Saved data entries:
----------

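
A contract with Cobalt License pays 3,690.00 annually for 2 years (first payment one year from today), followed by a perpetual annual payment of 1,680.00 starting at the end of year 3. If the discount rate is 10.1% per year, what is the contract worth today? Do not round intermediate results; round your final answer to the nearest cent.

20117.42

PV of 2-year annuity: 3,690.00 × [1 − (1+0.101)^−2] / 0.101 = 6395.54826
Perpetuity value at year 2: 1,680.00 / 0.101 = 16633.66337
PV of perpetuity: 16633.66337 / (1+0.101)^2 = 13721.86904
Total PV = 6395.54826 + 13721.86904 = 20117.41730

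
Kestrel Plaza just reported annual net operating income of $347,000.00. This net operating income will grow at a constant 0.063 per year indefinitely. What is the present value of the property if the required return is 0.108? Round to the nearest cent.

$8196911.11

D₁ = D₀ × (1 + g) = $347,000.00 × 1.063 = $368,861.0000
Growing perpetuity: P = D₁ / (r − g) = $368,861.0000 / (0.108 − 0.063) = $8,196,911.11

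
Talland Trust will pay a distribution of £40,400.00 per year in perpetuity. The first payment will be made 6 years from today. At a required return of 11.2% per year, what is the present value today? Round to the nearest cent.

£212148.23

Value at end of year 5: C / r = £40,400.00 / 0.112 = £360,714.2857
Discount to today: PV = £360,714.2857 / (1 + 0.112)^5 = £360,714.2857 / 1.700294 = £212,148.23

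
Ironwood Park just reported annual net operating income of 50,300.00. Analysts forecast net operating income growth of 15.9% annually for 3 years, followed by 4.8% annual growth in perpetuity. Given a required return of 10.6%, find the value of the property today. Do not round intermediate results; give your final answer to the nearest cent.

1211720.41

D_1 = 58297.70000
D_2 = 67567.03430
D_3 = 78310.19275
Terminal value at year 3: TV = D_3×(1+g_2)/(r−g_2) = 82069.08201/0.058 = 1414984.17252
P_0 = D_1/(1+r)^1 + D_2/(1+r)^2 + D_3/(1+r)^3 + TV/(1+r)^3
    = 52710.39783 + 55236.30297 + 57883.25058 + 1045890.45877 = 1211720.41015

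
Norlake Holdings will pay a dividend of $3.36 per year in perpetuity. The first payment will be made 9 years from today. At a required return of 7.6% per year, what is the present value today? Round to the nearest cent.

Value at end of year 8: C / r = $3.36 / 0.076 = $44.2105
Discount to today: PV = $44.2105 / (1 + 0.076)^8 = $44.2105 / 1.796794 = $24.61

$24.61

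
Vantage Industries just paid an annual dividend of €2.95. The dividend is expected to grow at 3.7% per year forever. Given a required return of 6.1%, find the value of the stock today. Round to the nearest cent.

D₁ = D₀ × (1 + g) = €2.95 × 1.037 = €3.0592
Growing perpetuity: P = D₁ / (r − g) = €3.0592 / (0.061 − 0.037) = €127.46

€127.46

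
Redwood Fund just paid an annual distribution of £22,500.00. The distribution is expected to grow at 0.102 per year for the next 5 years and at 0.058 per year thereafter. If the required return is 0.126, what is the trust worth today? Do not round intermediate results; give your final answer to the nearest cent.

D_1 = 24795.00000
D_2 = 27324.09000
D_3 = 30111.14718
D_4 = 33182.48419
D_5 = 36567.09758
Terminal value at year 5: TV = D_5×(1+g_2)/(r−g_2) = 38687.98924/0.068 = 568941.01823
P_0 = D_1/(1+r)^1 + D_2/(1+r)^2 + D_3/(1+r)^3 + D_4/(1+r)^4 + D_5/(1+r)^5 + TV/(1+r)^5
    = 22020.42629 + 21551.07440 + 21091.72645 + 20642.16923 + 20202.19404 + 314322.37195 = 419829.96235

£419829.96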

----------

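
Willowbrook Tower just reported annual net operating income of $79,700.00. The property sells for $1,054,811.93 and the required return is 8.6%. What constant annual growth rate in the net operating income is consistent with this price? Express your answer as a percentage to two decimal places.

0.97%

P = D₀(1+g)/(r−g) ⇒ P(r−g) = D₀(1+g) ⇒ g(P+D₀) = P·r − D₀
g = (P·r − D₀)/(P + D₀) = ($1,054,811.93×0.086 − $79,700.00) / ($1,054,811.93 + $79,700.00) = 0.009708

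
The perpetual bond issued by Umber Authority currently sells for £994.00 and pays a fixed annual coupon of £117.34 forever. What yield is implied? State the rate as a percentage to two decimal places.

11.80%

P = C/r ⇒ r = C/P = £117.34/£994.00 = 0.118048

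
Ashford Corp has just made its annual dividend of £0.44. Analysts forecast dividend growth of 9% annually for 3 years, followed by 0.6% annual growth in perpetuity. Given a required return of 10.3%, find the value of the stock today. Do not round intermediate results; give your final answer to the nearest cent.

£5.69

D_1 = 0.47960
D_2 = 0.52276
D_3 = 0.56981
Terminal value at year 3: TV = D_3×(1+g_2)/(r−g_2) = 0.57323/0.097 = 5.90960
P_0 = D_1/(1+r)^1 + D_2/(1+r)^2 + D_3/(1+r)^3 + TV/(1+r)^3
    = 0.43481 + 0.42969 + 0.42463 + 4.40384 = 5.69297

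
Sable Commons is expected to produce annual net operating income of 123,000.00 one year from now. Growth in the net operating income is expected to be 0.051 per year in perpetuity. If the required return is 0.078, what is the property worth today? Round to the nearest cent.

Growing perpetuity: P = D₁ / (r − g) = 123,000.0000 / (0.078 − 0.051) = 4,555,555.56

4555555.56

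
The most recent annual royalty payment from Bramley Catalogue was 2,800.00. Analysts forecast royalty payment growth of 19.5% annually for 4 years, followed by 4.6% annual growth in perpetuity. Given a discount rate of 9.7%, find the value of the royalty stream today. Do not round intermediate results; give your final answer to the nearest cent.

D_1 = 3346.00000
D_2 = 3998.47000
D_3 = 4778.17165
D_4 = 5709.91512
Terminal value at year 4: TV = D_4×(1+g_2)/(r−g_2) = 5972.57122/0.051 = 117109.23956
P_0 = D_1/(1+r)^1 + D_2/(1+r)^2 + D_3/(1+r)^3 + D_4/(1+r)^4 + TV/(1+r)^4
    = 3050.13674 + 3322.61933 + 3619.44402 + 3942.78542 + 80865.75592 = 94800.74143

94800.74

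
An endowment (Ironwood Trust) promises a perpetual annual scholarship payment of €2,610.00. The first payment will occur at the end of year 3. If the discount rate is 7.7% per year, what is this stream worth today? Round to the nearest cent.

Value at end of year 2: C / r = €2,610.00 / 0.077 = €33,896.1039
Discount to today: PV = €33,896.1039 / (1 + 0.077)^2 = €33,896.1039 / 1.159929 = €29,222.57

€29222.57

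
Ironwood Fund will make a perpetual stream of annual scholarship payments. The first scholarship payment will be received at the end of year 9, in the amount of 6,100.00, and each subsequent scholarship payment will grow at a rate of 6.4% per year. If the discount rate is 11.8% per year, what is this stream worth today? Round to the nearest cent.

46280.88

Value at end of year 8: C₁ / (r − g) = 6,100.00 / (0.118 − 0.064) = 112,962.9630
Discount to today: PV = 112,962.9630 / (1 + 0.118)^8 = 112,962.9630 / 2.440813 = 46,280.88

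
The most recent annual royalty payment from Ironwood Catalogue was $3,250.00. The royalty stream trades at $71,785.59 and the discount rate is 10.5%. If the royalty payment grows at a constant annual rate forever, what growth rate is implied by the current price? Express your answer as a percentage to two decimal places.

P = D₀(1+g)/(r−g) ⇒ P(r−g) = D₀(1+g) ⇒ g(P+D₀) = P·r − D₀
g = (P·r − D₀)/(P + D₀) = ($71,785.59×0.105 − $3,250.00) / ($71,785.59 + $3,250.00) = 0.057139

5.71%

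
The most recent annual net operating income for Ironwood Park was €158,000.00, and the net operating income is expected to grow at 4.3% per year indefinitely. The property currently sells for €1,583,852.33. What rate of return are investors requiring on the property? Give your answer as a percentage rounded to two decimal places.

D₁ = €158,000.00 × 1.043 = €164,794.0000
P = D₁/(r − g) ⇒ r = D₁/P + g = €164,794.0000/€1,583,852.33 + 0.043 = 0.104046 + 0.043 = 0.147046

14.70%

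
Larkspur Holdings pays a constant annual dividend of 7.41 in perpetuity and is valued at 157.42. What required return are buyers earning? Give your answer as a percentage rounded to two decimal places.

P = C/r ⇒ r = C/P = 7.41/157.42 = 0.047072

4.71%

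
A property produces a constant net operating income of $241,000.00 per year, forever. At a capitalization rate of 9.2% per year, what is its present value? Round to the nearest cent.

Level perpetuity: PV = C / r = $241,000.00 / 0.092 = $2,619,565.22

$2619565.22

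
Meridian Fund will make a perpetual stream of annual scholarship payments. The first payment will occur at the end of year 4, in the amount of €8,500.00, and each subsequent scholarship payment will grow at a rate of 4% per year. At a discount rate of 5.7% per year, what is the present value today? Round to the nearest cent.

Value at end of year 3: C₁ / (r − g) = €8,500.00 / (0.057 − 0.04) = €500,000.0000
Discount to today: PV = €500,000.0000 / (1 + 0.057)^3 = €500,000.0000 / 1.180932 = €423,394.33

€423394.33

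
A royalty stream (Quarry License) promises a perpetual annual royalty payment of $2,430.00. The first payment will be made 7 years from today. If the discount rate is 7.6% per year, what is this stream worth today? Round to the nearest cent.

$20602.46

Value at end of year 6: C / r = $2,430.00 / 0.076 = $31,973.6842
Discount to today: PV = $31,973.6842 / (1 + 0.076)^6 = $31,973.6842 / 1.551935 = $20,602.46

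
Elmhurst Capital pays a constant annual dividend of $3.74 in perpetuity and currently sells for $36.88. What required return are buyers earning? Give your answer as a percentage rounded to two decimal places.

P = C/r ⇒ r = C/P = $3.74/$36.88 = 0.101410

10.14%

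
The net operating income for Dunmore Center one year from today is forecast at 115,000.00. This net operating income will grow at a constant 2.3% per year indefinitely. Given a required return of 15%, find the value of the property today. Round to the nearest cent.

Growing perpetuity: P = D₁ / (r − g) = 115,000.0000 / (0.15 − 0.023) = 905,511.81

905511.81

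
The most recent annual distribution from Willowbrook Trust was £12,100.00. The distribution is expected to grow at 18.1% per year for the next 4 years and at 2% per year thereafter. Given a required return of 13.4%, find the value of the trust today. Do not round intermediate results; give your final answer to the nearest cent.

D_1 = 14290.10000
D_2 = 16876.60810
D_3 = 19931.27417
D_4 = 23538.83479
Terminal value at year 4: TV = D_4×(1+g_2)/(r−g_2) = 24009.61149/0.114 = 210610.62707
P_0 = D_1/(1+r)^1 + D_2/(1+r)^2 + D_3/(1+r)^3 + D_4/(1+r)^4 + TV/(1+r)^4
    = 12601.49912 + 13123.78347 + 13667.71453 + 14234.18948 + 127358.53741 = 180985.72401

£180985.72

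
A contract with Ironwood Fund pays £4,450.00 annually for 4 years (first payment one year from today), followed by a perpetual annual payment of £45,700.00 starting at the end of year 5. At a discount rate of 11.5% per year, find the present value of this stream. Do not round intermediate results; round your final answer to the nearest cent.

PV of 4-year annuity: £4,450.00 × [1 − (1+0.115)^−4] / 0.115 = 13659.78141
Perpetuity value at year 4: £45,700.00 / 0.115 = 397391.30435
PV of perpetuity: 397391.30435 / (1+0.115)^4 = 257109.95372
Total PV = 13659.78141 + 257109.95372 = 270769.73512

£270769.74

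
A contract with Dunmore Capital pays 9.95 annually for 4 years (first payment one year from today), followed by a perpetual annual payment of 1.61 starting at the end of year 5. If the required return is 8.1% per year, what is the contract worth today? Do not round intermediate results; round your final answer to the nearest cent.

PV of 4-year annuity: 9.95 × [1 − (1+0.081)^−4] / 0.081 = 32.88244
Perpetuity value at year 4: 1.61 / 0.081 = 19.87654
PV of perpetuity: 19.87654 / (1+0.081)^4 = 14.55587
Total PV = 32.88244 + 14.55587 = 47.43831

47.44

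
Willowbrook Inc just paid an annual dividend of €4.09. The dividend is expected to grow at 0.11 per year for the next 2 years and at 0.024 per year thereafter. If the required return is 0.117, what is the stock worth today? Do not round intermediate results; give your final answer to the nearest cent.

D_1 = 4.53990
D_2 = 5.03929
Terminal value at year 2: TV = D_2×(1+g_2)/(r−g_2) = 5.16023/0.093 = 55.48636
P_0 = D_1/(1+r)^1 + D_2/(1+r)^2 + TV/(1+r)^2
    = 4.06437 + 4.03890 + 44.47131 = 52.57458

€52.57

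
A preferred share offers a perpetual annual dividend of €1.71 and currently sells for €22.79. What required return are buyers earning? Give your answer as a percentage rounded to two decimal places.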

----------

### WHAT YOU ARE ASKED TO DO
Return, unchanged, the run of lines above that opens with the line containing "A contract with Dunmore" and closes with the line containing "A preferred share". Include both.

### YOUR RESPONSE
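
A contract with Dunmore Capital pays 9.95 annually for 4 years (first payment one year from today), followed by a perpetual annual payment of 1.61 starting at the end of year 5. If the required return is 8.1% per year, what is the contract worth today? Do not round intermediate results; round your final answer to the nearest cent.

PV of 4-year annuity: 9.95 × [1 − (1+0.081)^−4] / 0.081 = 32.88244
Perpetuity value at year 4: 1.61 / 0.081 = 19.87654
PV of perpetuity: 19.87654 / (1+0.081)^4 = 14.55587
Total PV = 32.88244 + 14.55587 = 47.43831

47.44

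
Willowbrook Inc just paid an annual dividend of €4.09. The dividend is expected to grow at 0.11 per year for the next 2 years and at 0.024 per year thereafter. If the required return is 0.117, what is the stock worth today? Do not round intermediate results; give your final answer to the nearest cent.

D_1 = 4.53990
D_2 = 5.03929
Terminal value at year 2: TV = D_2×(1+g_2)/(r−g_2) = 5.16023/0.093 = 55.48636
P_0 = D_1/(1+r)^1 + D_2/(1+r)^2 + TV/(1+r)^2
    = 4.06437 + 4.03890 + 44.47131 = 52.57458

€52.57

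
A preferred share offers a perpetual annual dividend of €1.71 and currently sells for €22.79. What required return are buyers earning? Give your answer as a percentage rounded to two decimal places.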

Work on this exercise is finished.